The records below are to be reproduced word for word.

======== DATASET RECORDS ========

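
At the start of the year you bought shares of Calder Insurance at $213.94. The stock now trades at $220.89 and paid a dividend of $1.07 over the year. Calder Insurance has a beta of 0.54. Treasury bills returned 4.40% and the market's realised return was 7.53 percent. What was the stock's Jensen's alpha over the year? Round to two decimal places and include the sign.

-2.34%

Realised HPR = (P1 + D1 − P0) / P0 = (220.89 + 1.07 − 213.94) / 213.94 = 8.02 / 213.94 = 3.7487%
MRP = 7.53% − 4.40% = 3.13%
CAPM required = R_f + β·MRP = 4.40% + 0.54 × 3.13% = 6.0902%
α = realised − required = 3.7487% − 6.0902% = -2.34%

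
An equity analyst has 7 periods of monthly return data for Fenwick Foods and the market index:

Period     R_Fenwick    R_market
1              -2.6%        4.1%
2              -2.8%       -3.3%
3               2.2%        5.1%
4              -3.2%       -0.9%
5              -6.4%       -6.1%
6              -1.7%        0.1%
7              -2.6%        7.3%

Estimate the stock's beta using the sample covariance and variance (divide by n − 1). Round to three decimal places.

Mean R_i = (-2.6 − 2.8 + 2.2 − 3.2 − 6.4 − 1.7 − 2.6) / 7 = -2.4429%
Mean R_m = (4.1 − 3.3 + 5.1 − 0.9 − 6.1 + 0.1 + 7.3) / 7 = 0.9000%
Σ(R_i − R̄_i)(R_m − R̄_m) = 47.9600  ⇒  Cov = 47.9600 / 6 = 7.9933
Σ(R_m − R̄_m)² = 139.3600  ⇒  Var(R_m) = 139.3600 / 6 = 23.2267
β = Cov / Var(R_m) = 7.9933 / 23.2267 = 0.3441

0.344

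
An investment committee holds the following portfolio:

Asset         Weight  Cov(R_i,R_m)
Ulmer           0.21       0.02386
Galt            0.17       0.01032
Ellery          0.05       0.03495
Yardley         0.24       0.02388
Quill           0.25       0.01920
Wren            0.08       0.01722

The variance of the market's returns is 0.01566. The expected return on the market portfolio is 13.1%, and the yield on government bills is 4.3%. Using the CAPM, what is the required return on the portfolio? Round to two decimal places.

15.78%

β_Ulmer = 0.02386 / 0.01566 = 1.5236
β_Galt = 0.01032 / 0.01566 = 0.6590
β_Ellery = 0.03495 / 0.01566 = 2.2318
β_Yardley = 0.02388 / 0.01566 = 1.5249
β_Quill = 0.01920 / 0.01566 = 1.2261
β_Wren = 0.01722 / 0.01566 = 1.0996
β_P = Σ w_i β_i = 0.21×1.5236 + 0.17×0.6590 + 0.05×2.2318 + 0.24×1.5249 + 0.25×1.2261 + 0.08×1.0996 = 1.3040
MRP = 13.1% − 4.3% = 8.80%
E(R_P) = R_f + β_P × MRP = 4.3% + 1.3040 × 8.8% = 15.78%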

========

• [REPLY]:
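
At the start of the year you bought shares of Calder Insurance at $213.94. The stock now trades at $220.89 and paid a dividend of $1.07 over the year. Calder Insurance has a beta of 0.54. Treasury bills returned 4.40% and the market's realised return was 7.53 percent. What was the stock's Jensen's alpha over the year? Round to two decimal places and include the sign.

-2.34%

Realised HPR = (P1 + D1 − P0) / P0 = (220.89 + 1.07 − 213.94) / 213.94 = 8.02 / 213.94 = 3.7487%
MRP = 7.53% − 4.40% = 3.13%
CAPM required = R_f + β·MRP = 4.40% + 0.54 × 3.13% = 6.0902%
α = realised − required = 3.7487% − 6.0902% = -2.34%

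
An equity analyst has 7 periods of monthly return data for Fenwick Foods and the market index:

Period     R_Fenwick    R_market
1              -2.6%        4.1%
2              -2.8%       -3.3%
3               2.2%        5.1%
4              -3.2%       -0.9%
5              -6.4%       -6.1%
6              -1.7%        0.1%
7              -2.6%        7.3%

Estimate the stock's beta using the sample covariance and variance (divide by n − 1). Round to three decimal places.

Mean R_i = (-2.6 − 2.8 + 2.2 − 3.2 − 6.4 − 1.7 − 2.6) / 7 = -2.4429%
Mean R_m = (4.1 − 3.3 + 5.1 − 0.9 − 6.1 + 0.1 + 7.3) / 7 = 0.9000%
Σ(R_i − R̄_i)(R_m − R̄_m) = 47.9600  ⇒  Cov = 47.9600 / 6 = 7.9933
Σ(R_m − R̄_m)² = 139.3600  ⇒  Var(R_m) = 139.3600 / 6 = 23.2267
β = Cov / Var(R_m) = 7.9933 / 23.2267 = 0.3441

0.344

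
An investment committee holds the following portfolio:

Asset         Weight  Cov(R_i,R_m)
Ulmer           0.21       0.02386
Galt            0.17       0.01032
Ellery          0.05       0.03495
Yardley         0.24       0.02388
Quill           0.25       0.01920
Wren            0.08       0.01722

The variance of the market's returns is 0.01566. The expected return on the market portfolio is 13.1%, and the yield on government bills is 4.3%. Using the CAPM, what is the required return on the portfolio? Round to two decimal places.

15.78%

β_Ulmer = 0.02386 / 0.01566 = 1.5236
β_Galt = 0.01032 / 0.01566 = 0.6590
β_Ellery = 0.03495 / 0.01566 = 2.2318
β_Yardley = 0.02388 / 0.01566 = 1.5249
β_Quill = 0.01920 / 0.01566 = 1.2261
β_Wren = 0.01722 / 0.01566 = 1.0996
β_P = Σ w_i β_i = 0.21×1.5236 + 0.17×0.6590 + 0.05×2.2318 + 0.24×1.5249 + 0.25×1.2261 + 0.08×1.0996 = 1.3040
MRP = 13.1% − 4.3% = 8.80%
E(R_P) = R_f + β_P × MRP = 4.3% + 1.3040 × 8.8% = 15.78%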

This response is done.